Task data:
"""

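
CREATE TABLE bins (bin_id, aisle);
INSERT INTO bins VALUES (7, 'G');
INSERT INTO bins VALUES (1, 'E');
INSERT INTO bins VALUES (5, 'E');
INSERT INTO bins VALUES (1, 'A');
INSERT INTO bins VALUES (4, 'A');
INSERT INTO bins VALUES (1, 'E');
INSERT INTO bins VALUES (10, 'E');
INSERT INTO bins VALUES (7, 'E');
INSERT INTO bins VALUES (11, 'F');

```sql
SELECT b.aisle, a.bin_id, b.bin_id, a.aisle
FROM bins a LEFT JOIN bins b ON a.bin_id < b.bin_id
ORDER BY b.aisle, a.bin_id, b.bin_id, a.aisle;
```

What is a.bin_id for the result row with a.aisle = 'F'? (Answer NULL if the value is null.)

11

LEFT JOIN keeps every row from `bins a`; unmatched rows get NULL for `bins b`'s columns.
Matching on a.bin_id < b.bin_id.
Matched pairs: 32; unmatched a rows kept: 1.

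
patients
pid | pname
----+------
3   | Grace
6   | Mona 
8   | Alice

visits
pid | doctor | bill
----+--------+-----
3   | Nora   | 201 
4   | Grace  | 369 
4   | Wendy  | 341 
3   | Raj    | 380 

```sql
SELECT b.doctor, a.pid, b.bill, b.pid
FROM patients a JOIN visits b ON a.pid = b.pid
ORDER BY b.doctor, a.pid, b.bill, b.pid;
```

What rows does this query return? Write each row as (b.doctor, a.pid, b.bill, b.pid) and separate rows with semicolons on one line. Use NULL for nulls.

(Nora, 3, 201, 3); (Raj, 3, 380, 3)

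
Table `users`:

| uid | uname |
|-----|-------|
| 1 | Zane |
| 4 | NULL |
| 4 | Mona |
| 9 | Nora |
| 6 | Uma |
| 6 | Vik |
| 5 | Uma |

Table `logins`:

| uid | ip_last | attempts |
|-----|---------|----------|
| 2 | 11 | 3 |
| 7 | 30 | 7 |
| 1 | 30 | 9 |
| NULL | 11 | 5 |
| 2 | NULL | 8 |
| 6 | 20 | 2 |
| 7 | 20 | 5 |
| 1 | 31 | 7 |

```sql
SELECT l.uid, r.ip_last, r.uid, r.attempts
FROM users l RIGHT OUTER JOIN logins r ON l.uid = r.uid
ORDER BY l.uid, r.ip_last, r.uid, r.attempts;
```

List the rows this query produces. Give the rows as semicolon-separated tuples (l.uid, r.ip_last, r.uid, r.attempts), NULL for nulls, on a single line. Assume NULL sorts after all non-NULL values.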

"""

Problem to solve: Give back exactly the lines from the one with "NULL | 11 | 5 |" through the final line of the material, both ends included, and no others.

Expected output:
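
| NULL | 11 | 5 |
| 2 | NULL | 8 |
| 6 | 20 | 2 |
| 7 | 20 | 5 |
| 1 | 31 | 7 |

```sql
SELECT l.uid, r.ip_last, r.uid, r.attempts
FROM users l RIGHT OUTER JOIN logins r ON l.uid = r.uid
ORDER BY l.uid, r.ip_last, r.uid, r.attempts;
```

List the rows this query produces. Give the rows as semicolon-separated tuples (l.uid, r.ip_last, r.uid, r.attempts), NULL for nulls, on a single line. Assume NULL sorts after all non-NULL values.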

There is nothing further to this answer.